======== EXCERPTED DATA

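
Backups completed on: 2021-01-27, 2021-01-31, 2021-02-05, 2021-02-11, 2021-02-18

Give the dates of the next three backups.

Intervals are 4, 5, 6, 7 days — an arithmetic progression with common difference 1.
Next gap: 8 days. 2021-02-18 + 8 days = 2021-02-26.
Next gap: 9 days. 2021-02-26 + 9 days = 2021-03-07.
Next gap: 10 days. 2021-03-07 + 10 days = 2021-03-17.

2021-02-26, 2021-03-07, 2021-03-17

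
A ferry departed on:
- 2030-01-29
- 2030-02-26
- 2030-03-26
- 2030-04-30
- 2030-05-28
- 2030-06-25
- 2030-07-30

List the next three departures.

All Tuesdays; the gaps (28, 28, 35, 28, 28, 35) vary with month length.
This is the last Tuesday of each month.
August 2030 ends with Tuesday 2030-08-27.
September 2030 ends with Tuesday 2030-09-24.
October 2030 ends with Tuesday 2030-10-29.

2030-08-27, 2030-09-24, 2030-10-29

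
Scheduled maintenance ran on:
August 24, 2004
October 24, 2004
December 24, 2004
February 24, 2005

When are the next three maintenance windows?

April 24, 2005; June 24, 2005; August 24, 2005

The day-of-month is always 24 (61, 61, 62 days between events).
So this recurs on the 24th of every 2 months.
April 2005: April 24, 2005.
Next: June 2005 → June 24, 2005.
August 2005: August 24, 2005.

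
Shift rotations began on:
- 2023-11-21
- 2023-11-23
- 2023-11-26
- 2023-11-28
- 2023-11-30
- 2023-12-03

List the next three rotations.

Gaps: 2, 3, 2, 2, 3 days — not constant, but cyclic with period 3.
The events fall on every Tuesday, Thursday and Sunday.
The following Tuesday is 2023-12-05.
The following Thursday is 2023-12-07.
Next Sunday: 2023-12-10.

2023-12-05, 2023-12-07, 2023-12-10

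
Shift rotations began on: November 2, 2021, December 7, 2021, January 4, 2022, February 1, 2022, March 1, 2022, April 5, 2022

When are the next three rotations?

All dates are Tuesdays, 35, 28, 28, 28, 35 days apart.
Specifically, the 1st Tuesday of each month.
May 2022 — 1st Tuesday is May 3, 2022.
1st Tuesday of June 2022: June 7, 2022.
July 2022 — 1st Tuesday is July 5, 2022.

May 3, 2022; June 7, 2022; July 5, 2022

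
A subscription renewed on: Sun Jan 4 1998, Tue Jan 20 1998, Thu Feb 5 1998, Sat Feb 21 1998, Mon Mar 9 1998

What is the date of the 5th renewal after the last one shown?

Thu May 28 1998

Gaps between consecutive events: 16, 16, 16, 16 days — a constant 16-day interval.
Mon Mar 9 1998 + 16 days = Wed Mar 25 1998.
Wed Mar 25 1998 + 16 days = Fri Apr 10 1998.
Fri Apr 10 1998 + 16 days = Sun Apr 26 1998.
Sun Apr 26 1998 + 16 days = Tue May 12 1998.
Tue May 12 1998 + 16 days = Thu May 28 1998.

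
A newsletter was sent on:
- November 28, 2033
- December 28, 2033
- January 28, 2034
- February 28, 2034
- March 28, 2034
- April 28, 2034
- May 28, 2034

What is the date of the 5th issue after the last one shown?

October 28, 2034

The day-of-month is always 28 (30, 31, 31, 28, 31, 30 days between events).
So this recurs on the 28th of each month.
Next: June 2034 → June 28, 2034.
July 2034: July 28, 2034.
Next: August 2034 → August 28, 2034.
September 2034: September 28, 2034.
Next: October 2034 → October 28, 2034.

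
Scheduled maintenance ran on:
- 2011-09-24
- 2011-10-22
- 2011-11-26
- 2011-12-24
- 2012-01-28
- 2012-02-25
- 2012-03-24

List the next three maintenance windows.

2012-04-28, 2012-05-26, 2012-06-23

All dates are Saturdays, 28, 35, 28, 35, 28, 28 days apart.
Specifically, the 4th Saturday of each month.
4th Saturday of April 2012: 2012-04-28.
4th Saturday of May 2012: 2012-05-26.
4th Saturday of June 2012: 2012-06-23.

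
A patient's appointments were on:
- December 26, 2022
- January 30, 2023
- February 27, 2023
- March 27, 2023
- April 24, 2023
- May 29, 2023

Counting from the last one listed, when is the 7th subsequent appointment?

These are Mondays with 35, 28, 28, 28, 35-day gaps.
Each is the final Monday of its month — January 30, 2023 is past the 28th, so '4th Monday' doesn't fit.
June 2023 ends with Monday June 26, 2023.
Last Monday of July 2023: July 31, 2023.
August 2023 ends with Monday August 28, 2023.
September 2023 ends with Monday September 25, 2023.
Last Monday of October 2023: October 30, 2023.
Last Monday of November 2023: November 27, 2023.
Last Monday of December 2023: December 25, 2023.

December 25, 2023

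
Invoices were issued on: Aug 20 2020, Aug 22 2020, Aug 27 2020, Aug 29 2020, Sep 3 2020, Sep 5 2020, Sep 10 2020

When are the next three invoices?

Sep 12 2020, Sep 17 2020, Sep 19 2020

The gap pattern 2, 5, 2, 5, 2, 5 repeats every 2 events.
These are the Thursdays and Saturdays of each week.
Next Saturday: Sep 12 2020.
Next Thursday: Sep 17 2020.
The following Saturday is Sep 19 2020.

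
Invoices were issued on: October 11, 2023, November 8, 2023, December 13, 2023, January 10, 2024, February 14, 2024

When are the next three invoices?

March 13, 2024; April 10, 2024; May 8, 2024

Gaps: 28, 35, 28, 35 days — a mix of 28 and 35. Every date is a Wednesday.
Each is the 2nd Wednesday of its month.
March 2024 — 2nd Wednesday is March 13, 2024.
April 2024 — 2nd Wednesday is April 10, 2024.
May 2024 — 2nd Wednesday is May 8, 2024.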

================

WHAT IS EXPECTED — Write out only those lines of the entries that lie between the line containing "Invoices were issued on: October" and the last line, inclusive, reproducing them exactly.

RESPONSE BOX —
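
Invoices were issued on: October 11, 2023, November 8, 2023, December 13, 2023, January 10, 2024, February 14, 2024

When are the next three invoices?

March 13, 2024; April 10, 2024; May 8, 2024

Gaps: 28, 35, 28, 35 days — a mix of 28 and 35. Every date is a Wednesday.
Each is the 2nd Wednesday of its month.
March 2024 — 2nd Wednesday is March 13, 2024.
April 2024 — 2nd Wednesday is April 10, 2024.
May 2024 — 2nd Wednesday is May 8, 2024.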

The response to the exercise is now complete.